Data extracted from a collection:
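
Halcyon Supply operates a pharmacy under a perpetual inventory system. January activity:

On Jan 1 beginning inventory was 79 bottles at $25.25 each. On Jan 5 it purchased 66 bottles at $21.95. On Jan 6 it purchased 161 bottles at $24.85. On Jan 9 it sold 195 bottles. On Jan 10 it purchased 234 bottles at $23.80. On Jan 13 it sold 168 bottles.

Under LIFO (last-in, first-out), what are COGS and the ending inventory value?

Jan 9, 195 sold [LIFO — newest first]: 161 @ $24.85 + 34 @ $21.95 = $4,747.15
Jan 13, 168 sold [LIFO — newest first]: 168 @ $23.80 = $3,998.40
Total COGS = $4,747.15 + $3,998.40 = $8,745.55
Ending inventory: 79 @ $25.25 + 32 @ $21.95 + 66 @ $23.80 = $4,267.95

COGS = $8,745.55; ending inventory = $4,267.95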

• **What you have to do**: All of the entries above must be transcribed exactly.

• **Your response**:
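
Halcyon Supply operates a pharmacy under a perpetual inventory system. January activity:

On Jan 1 beginning inventory was 79 bottles at $25.25 each. On Jan 5 it purchased 66 bottles at $21.95. On Jan 6 it purchased 161 bottles at $24.85. On Jan 9 it sold 195 bottles. On Jan 10 it purchased 234 bottles at $23.80. On Jan 13 it sold 168 bottles.

Under LIFO (last-in, first-out), what are COGS and the ending inventory value?

Jan 9, 195 sold [LIFO — newest first]: 161 @ $24.85 + 34 @ $21.95 = $4,747.15
Jan 13, 168 sold [LIFO — newest first]: 168 @ $23.80 = $3,998.40
Total COGS = $4,747.15 + $3,998.40 = $8,745.55
Ending inventory: 79 @ $25.25 + 32 @ $21.95 + 66 @ $23.80 = $4,267.95

COGS = $8,745.55; ending inventory = $4,267.95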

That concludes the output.